- [Stored items]

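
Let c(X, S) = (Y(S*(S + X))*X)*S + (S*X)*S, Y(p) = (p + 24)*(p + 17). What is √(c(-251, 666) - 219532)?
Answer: 2*I*√3192986160406189 ≈ 1.1301e+8*I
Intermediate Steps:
Y(p) = (17 + p)*(24 + p) (Y(p) = (24 + p)*(17 + p) = (17 + p)*(24 + p))
c(X, S) = X*S² + S*X*(408 + S²*(S + X)² + 41*S*(S + X)) (c(X, S) = ((408 + (S*(S + X))² + 41*(S*(S + X)))*X)*S + (S*X)*S = ((408 + S²*(S + X)² + 41*S*(S + X))*X)*S + X*S² = (X*(408 + S²*(S + X)² + 41*S*(S + X)))*S + X*S² = S*X*(408 + S²*(S + X)² + 41*S*(S + X)) + X*S² = X*S² + S*X*(408 + S²*(S + X)² + 41*S*(S + X)))
√(c(-251, 666) - 219532) = √(666*(-251)*(408 + 666 + 666²*(666 - 251)² + 41*666*(666 - 251)) - 219532) = √(666*(-251)*(408 + 666 + 443556*415² + 41*666*415) - 219532) = √(666*(-251)*(408 + 666 + 443556*172225 + 11331990) - 219532) = √(666*(-251)*(408 + 666 + 76391432100 + 11331990) - 219532) = √(666*(-251)*76402765164 - 219532) = √(-12771944641405224 - 219532) = √(-12771944641624756) = 2*I*√3192986160406189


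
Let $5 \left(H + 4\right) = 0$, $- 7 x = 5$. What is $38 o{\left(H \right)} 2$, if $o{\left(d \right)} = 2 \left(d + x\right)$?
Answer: $- \frac{5016}{7} \approx -716.57$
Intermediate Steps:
$x = - \frac{5}{7}$ ($x = \left(- \frac{1}{7}\right) 5 = - \frac{5}{7} \approx -0.71429$)
$H = -4$ ($H = -4 + \frac{1}{5} \cdot 0 = -4 + 0 = -4$)
$o{\left(d \right)} = - \frac{10}{7} + 2 d$ ($o{\left(d \right)} = 2 \left(d - \frac{5}{7}\right) = 2 \left(- \frac{5}{7} + d\right) = - \frac{10}{7} + 2 d$)
$38 o{\left(H \right)} 2 = 38 \left(- \frac{10}{7} + 2 \left(-4\right)\right) 2 = 38 \left(- \frac{10}{7} - 8\right) 2 = 38 \left(- \frac{66}{7}\right) 2 = \left(- \frac{2508}{7}\right) 2 = - \frac{5016}{7}$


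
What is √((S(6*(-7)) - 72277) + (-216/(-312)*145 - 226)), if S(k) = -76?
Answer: I*√12248886/13 ≈ 269.22*I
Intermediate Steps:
√((S(6*(-7)) - 72277) + (-216/(-312)*145 - 226)) = √((-76 - 72277) + (-216/(-312)*145 - 226)) = √(-72353 + (-216*(-1/312)*145 - 226)) = √(-72353 + ((9/13)*145 - 226)) = √(-72353 + (1305/13 - 226)) = √(-72353 - 1633/13) = √(-942222/13) = I*√12248886/13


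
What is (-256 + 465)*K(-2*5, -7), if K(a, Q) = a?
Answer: -2090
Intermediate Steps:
(-256 + 465)*K(-2*5, -7) = (-256 + 465)*(-2*5) = 209*(-10) = -2090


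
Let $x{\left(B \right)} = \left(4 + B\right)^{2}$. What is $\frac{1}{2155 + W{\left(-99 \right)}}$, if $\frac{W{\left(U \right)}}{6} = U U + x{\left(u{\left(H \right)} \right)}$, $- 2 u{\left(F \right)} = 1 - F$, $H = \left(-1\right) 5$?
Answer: $\frac{1}{60967} \approx 1.6402 \cdot 10^{-5}$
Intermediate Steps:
$H = -5$
$u{\left(F \right)} = - \frac{1}{2} + \frac{F}{2}$ ($u{\left(F \right)} = - \frac{1 - F}{2} = - \frac{1}{2} + \frac{F}{2}$)
$W{\left(U \right)} = 6 + 6 U^{2}$ ($W{\left(U \right)} = 6 \left(U U + \left(4 + \left(- \frac{1}{2} + \frac{1}{2} \left(-5\right)\right)\right)^{2}\right) = 6 \left(U^{2} + \left(4 - 3\right)^{2}\right) = 6 \left(U^{2} + 1^{2}\right) = 6 \left(U^{2} + 1\right) = 6 \left(1 + U^{2}\right) = 6 + 6 U^{2}$)
$\frac{1}{2155 + W{\left(-99 \right)}} = \frac{1}{2155 + \left(6 + 6 \left(-99\right)^{2}\right)} = \frac{1}{2155 + \left(6 + 6 \cdot 9801\right)} = \frac{1}{2155 + \left(6 + 58806\right)} = \frac{1}{2155 + 58812} = \frac{1}{60967}$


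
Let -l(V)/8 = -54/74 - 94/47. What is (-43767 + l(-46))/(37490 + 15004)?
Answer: -1618571/1942278 ≈ -0.83334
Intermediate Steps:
l(V) = 808/37 (l(V) = -8*(-54/74 - 94/47) = -8*(-54*1/74 - 94*1/47) = -8*(-27/37 - 2) = -8*(-101/37) = 808/37)
(-43767 + l(-46))/(37490 + 15004) = (-43767 + 808/37)/(37490 + 15004) = -1618571/37/52494 = -1618571/37*1/52494 = -1618571/1942278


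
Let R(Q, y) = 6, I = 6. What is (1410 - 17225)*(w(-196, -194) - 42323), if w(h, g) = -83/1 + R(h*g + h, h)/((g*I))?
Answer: 130106288475/194 ≈ 6.7065e+8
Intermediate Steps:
w(h, g) = -83 + 1/g (w(h, g) = -83/1 + 6/((g*6)) = -83*1 + 6/((6*g)) = -83 + 6*(1/(6*g)) = -83 + 1/g)
(1410 - 17225)*(w(-196, -194) - 42323) = (1410 - 17225)*((-83 + 1/(-194)) - 42323) = -15815*((-83 - 1/194) - 42323) = -15815*(-16103/194 - 42323) = -15815*(-8226765/194) = 130106288475/194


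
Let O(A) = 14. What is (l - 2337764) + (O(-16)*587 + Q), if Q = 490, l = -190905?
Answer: -2519961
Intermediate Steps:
(l - 2337764) + (O(-16)*587 + Q) = (-190905 - 2337764) + (14*587 + 490) = -2528669 + (8218 + 490) = -2528669 + 8708 = -2519961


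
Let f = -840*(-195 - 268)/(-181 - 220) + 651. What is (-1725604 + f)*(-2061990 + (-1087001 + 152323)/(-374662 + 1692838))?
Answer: 940580273437644874507/264294288 ≈ 3.5588e+12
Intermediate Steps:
f = -127869/401 (f = -(-388920)/(-401) + 651 = -(-388920)*(-1)/401 + 651 = -840*463/401 + 651 = -388920/401 + 651 = -127869/401 ≈ -318.88)
(-1725604 + f)*(-2061990 + (-1087001 + 152323)/(-374662 + 1692838)) = (-1725604 - 127869/401)*(-2061990 + (-1087001 + 152323)/(-374662 + 1692838)) = -692095073*(-2061990 - 934678/1318176)/401 = -692095073*(-2061990 - 934678*1/1318176)/401 = -692095073*(-2061990 - 467339/659088)/401 = -692095073/401*(-1359033332459/659088) = 940580273437644874507/264294288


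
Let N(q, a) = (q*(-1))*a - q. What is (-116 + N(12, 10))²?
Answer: 61504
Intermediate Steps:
N(q, a) = -q - a*q (N(q, a) = (-q)*a - q = -a*q - q = -q - a*q)
(-116 + N(12, 10))² = (-116 - 1*12*(1 + 10))² = (-116 - 1*12*11)² = (-116 - 132)² = (-248)² = 61504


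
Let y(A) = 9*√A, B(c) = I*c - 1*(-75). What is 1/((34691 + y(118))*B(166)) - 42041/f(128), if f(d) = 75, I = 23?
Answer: -196964351353673974/351379043117925 - 9*√118/4685053908239 ≈ -560.55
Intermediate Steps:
B(c) = 75 + 23*c (B(c) = 23*c - 1*(-75) = 23*c + 75 = 75 + 23*c)
1/((34691 + y(118))*B(166)) - 42041/f(128) = 1/((34691 + 9*√118)*(75 + 23*166)) - 42041/75 = 1/((34691 + 9*√118)*(75 + 3818)) - 42041*1/75 = 1/((34691 + 9*√118)*3893) - 42041/75 = (1/3893)/(34691 + 9*√118) - 42041/75 = 1/(3893*(34691 + 9*√118)) - 42041/75 = -42041/75 + 1/(3893*(34691 + 9*√118))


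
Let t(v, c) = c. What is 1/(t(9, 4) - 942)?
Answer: -1/938 ≈ -0.0010661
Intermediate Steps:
1/(t(9, 4) - 942) = 1/(4 - 942) = 1/(-938) = -1/938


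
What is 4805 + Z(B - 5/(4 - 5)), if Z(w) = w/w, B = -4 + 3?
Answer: 4806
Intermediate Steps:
B = -1
Z(w) = 1
4805 + Z(B - 5/(4 - 5)) = 4805 + 1 = 4806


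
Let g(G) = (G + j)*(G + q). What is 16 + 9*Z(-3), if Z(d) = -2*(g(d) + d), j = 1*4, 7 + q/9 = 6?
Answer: 286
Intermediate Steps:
q = -9 (q = -63 + 9*6 = -63 + 54 = -9)
j = 4
g(G) = (-9 + G)*(4 + G) (g(G) = (G + 4)*(G - 9) = (4 + G)*(-9 + G) = (-9 + G)*(4 + G))
Z(d) = 72 - 2*d² + 8*d (Z(d) = -2*((-36 + d² - 5*d) + d) = -2*(-36 + d² - 4*d) = 72 - 2*d² + 8*d)
16 + 9*Z(-3) = 16 + 9*(72 - 2*(-3)² + 8*(-3)) = 16 + 9*(72 - 2*9 - 24) = 16 + 9*(72 - 18 - 24) = 16 + 9*30 = 16 + 270 = 286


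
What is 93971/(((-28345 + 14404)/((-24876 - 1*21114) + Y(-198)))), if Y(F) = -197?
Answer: 4340238577/13941 ≈ 3.1133e+5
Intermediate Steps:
93971/(((-28345 + 14404)/((-24876 - 1*21114) + Y(-198)))) = 93971/(((-28345 + 14404)/((-24876 - 1*21114) - 197))) = 93971/((-13941/((-24876 - 21114) - 197))) = 93971/((-13941/(-45990 - 197))) = 93971/((-13941/(-46187))) = 93971/((-13941*(-1/46187))) = 93971/(13941/46187) = 93971*(46187/13941) = 4340238577/13941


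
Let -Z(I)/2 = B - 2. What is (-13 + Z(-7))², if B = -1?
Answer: 49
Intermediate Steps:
Z(I) = 6 (Z(I) = -2*(-1 - 2) = -2*(-3) = 6)
(-13 + Z(-7))² = (-13 + 6)² = (-7)² = 49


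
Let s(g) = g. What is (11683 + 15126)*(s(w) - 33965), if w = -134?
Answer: -914160091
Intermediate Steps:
(11683 + 15126)*(s(w) - 33965) = (11683 + 15126)*(-134 - 33965) = 26809*(-34099) = -914160091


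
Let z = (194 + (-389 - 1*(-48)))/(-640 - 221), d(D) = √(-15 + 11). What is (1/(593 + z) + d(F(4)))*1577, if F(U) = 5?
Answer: 3403/1280 + 3154*I ≈ 2.6586 + 3154.0*I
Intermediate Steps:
d(D) = 2*I (d(D) = √(-4) = 2*I)
z = 7/41 (z = (194 + (-389 + 48))/(-861) = (194 - 341)*(-1/861) = -147*(-1/861) = 7/41 ≈ 0.17073)
(1/(593 + z) + d(F(4)))*1577 = (1/(593 + 7/41) + 2*I)*1577 = (1/(24320/41) + 2*I)*1577 = (41/24320 + 2*I)*1577 = 3403/1280 + 3154*I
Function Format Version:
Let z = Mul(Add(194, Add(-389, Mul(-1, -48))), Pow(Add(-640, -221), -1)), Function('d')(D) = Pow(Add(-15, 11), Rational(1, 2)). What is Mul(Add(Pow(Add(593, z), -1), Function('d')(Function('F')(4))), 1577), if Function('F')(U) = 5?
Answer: Add(Rational(3403, 1280), Mul(3154, I)) ≈ Add(2.6586, Mul(3154.0, I))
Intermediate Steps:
Function('d')(D) = Mul(2, I) (Function('d')(D) = Pow(-4, Rational(1, 2)) = Mul(2, I))
z = Rational(7, 41) (z = Mul(Add(194, Add(-389, 48)), Pow(-861, -1)) = Mul(Add(194, -341), Rational(-1, 861)) = Mul(-147, Rational(-1, 861)) = Rational(7, 41) ≈ 0.17073)
Mul(Add(Pow(Add(593, z), -1), Function('d')(Function('F')(4))), 1577) = Mul(Add(Pow(Add(593, Rational(7, 41)), -1), Mul(2, I)), 1577) = Mul(Add(Pow(Rational(24320, 41), -1), Mul(2, I)), 1577) = Mul(Add(Rational(41, 24320), Mul(2, I)), 1577) = Add(Rational(3403, 1280), Mul(3154, I))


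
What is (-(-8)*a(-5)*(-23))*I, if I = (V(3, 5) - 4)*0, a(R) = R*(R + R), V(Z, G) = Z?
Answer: 0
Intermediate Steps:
a(R) = 2*R² (a(R) = R*(2*R) = 2*R²)
I = 0 (I = (3 - 4)*0 = -1*0 = 0)
(-(-8)*a(-5)*(-23))*I = (-(-8)*2*(-5)²*(-23))*0 = (-(-8)*2*25*(-23))*0 = (-(-8)*50*(-23))*0 = (-8*(-50)*(-23))*0 = (400*(-23))*0 = -9200*0 = 0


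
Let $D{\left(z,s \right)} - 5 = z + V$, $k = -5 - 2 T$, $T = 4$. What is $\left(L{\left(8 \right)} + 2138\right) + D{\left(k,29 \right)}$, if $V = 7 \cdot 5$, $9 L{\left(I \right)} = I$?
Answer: $\frac{19493}{9} \approx 2165.9$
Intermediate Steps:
$L{\left(I \right)} = \frac{I}{9}$
$V = 35$
$k = -13$ ($k = -5 - 8 = -13$)
$D{\left(z,s \right)} = 40 + z$ ($D{\left(z,s \right)} = 5 + \left(z + 35\right) = 5 + \left(35 + z\right) = 40 + z$)
$\left(L{\left(8 \right)} + 2138\right) + D{\left(k,29 \right)} = \left(\frac{1}{9} \cdot 8 + 2138\right) + \left(40 - 13\right) = \left(\frac{8}{9} + 2138\right) + 27 = \frac{19250}{9} + 27 = \frac{19493}{9}$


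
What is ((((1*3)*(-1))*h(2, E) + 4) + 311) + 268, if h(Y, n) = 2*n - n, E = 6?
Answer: 565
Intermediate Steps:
h(Y, n) = n
((((1*3)*(-1))*h(2, E) + 4) + 311) + 268 = ((((1*3)*(-1))*6 + 4) + 311) + 268 = (((3*(-1))*6 + 4) + 311) + 268 = ((-3*6 + 4) + 311) + 268 = ((-18 + 4) + 311) + 268 = (-14 + 311) + 268 = 297 + 268 = 565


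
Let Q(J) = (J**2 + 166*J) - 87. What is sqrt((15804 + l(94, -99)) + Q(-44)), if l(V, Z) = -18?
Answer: sqrt(10331) ≈ 101.64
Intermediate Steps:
Q(J) = -87 + J**2 + 166*J
sqrt((15804 + l(94, -99)) + Q(-44)) = sqrt((15804 - 18) + (-87 + (-44)**2 + 166*(-44))) = sqrt(15786 + (-87 + 1936 - 7304)) = sqrt(15786 - 5455) = sqrt(10331)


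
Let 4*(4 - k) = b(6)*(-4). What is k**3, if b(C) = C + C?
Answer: 4096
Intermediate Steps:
b(C) = 2*C
k = 16 (k = 4 - 2*6*(-4)/4 = 4 - 3*(-4) = 4 - 1/4*(-48) = 4 + 12 = 16)
k**3 = 16**3 = 4096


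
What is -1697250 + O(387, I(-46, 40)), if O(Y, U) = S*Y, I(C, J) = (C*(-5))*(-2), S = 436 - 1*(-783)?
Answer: -1225497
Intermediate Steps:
S = 1219 (S = 436 + 783 = 1219)
I(C, J) = 10*C (I(C, J) = -5*C*(-2) = 10*C)
O(Y, U) = 1219*Y
-1697250 + O(387, I(-46, 40)) = -1697250 + 1219*387 = -1697250 + 471753 = -1225497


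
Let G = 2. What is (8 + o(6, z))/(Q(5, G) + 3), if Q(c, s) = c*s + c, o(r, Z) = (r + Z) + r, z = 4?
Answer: 4/3 ≈ 1.3333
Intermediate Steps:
o(r, Z) = Z + 2*r (o(r, Z) = (Z + r) + r = Z + 2*r)
Q(c, s) = c + c*s
(8 + o(6, z))/(Q(5, G) + 3) = (8 + (4 + 2*6))/(5*(1 + 2) + 3) = (8 + (4 + 12))/(5*3 + 3) = (8 + 16)/(15 + 3) = 24/18 = (1/18)*24 = 4/3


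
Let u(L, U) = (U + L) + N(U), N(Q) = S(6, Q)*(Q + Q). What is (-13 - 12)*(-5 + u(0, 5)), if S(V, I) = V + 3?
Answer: -2250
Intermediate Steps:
S(V, I) = 3 + V
N(Q) = 18*Q (N(Q) = (3 + 6)*(Q + Q) = 9*(2*Q) = 18*Q)
u(L, U) = L + 19*U (u(L, U) = (U + L) + 18*U = (L + U) + 18*U = L + 19*U)
(-13 - 12)*(-5 + u(0, 5)) = (-13 - 12)*(-5 + (0 + 19*5)) = -25*(-5 + (0 + 95)) = -25*(-5 + 95) = -25*90 = -2250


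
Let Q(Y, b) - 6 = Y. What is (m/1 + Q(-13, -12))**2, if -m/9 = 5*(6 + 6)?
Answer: 299209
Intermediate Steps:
Q(Y, b) = 6 + Y
m = -540 (m = -45*(6 + 6) = -45*12 = -9*60 = -540)
(m/1 + Q(-13, -12))**2 = (-540/1 + (6 - 13))**2 = (-540*1 - 7)**2 = (-540 - 7)**2 = (-547)**2 = 299209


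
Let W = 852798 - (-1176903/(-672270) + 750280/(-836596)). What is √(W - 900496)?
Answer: I*√104776643389280521085149890/46868199410 ≈ 218.4*I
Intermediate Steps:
W = 39969066703648631/46868199410 (W = 852798 - (-1176903*(-1/672270) + 750280*(-1/836596)) = 852798 - (392301/224090 - 187570/209149) = 852798 - 1*40016800549/46868199410 = 852798 - 40016800549/46868199410 = 39969066703648631/46868199410 ≈ 8.5280e+5)
√(W - 900496) = √(39969066703648631/46868199410 - 900496) = √(-2235559392258729/46868199410) = I*√104776643389280521085149890/46868199410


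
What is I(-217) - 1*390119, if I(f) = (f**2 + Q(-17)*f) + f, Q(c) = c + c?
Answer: -335869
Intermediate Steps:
Q(c) = 2*c
I(f) = f**2 - 33*f (I(f) = (f**2 + (2*(-17))*f) + f = (f**2 - 34*f) + f = f**2 - 33*f)
I(-217) - 1*390119 = -217*(-33 - 217) - 1*390119 = -217*(-250) - 390119 = 54250 - 390119 = -335869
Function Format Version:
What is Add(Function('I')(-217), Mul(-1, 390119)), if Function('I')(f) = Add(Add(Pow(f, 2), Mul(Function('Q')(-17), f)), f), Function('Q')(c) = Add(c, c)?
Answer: -335869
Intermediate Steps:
Function('Q')(c) = Mul(2, c)
Function('I')(f) = Add(Pow(f, 2), Mul(-33, f)) (Function('I')(f) = Add(Add(Pow(f, 2), Mul(Mul(2, -17), f)), f) = Add(Add(Pow(f, 2), Mul(-34, f)), f) = Add(Pow(f, 2), Mul(-33, f)))
Add(Function('I')(-217), Mul(-1, 390119)) = Add(Mul(-217, Add(-33, -217)), Mul(-1, 390119)) = Add(Mul(-217, -250), -390119) = Add(54250, -390119) = -335869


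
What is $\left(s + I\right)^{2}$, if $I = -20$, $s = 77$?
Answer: $3249$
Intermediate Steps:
$\left(s + I\right)^{2} = \left(77 - 20\right)^{2} = 57^{2} = 3249$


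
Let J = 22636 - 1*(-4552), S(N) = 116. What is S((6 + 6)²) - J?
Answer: -27072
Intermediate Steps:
J = 27188 (J = 22636 + 4552 = 27188)
S((6 + 6)²) - J = 116 - 1*27188 = 116 - 27188 = -27072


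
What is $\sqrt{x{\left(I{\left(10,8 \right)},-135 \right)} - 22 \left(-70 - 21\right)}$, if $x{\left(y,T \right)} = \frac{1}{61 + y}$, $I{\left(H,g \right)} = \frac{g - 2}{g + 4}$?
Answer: $\frac{2 \sqrt{7572126}}{123} \approx 44.744$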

- [EXERCISE BRIEF]
Repeat only what lies between the first line of the data and the line containing "Answer: 2*I*√3192986160406189 ≈ 1.1301e+8*I", both of those lines included, exactly as it stands.

- [TASK RESULT]
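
Let c(X, S) = (Y(S*(S + X))*X)*S + (S*X)*S, Y(p) = (p + 24)*(p + 17). What is √(c(-251, 666) - 219532)?
Answer: 2*I*√3192986160406189 ≈ 1.1301e+8*I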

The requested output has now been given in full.